◆ EXERCISE DESCRIPTION: Find every line below with the word "rendered" in it, and copy each one.

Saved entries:
---

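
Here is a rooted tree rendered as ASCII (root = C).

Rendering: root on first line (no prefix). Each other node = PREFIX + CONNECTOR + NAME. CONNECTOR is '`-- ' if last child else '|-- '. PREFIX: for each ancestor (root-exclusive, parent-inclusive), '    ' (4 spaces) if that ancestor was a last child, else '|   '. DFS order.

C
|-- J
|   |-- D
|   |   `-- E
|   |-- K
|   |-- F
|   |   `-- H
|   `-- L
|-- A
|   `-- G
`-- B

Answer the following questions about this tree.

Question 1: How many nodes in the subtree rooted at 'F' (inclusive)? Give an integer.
Answer: 2

Derivation:
Subtree rooted at F contains: F, H
Count = 2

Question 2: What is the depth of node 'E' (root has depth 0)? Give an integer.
Path from root to E: C -> J -> D -> E
Depth = number of edges = 3

Answer: 3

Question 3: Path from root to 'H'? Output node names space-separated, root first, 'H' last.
Answer: C J F H

Derivation:
Walk down from root: C -> J -> F -> H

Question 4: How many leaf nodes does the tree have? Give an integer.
Answer: 6

Derivation:
Leaves (nodes with no children): B, E, G, H, K, L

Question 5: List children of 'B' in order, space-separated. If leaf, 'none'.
Node B's children (from adjacency): (leaf)

Answer: none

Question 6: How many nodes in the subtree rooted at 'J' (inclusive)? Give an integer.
Answer: 7

Derivation:
Subtree rooted at J contains: D, E, F, H, J, K, L
Count = 7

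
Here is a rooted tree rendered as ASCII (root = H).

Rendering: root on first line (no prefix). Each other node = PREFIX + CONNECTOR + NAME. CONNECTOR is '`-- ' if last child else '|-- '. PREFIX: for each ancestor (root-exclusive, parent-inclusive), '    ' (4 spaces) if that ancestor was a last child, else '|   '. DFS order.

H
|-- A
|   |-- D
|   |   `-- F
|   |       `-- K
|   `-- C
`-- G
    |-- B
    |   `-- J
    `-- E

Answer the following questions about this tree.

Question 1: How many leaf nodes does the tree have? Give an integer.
Answer: 4

Derivation:
Leaves (nodes with no children): C, E, J, K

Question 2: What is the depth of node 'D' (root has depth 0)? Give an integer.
Path from root to D: H -> A -> D
Depth = number of edges = 2

Answer: 2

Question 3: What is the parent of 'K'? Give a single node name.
Scan adjacency: K appears as child of F

Answer: F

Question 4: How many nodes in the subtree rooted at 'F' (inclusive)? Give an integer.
Subtree rooted at F contains: F, K
Count = 2

Answer: 2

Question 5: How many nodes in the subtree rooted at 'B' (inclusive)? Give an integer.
Answer: 2

Derivation:
Subtree rooted at B contains: B, J
Count = 2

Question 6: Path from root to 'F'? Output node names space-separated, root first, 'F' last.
Walk down from root: H -> A -> D -> F

Answer: H A D F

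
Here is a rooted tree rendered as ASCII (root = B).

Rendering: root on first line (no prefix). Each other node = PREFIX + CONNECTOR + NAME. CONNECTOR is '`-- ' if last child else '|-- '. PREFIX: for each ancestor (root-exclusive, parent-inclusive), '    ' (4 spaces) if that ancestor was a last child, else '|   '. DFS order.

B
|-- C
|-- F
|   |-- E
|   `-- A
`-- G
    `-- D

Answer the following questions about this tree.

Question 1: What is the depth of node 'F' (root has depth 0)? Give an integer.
Path from root to F: B -> F
Depth = number of edges = 1

Answer: 1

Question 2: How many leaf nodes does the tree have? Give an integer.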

---

◆ EXPECTED ANSWER:
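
Here is a rooted tree rendered as ASCII (root = C).
Here is a rooted tree rendered as ASCII (root = H).
Here is a rooted tree rendered as ASCII (root = B).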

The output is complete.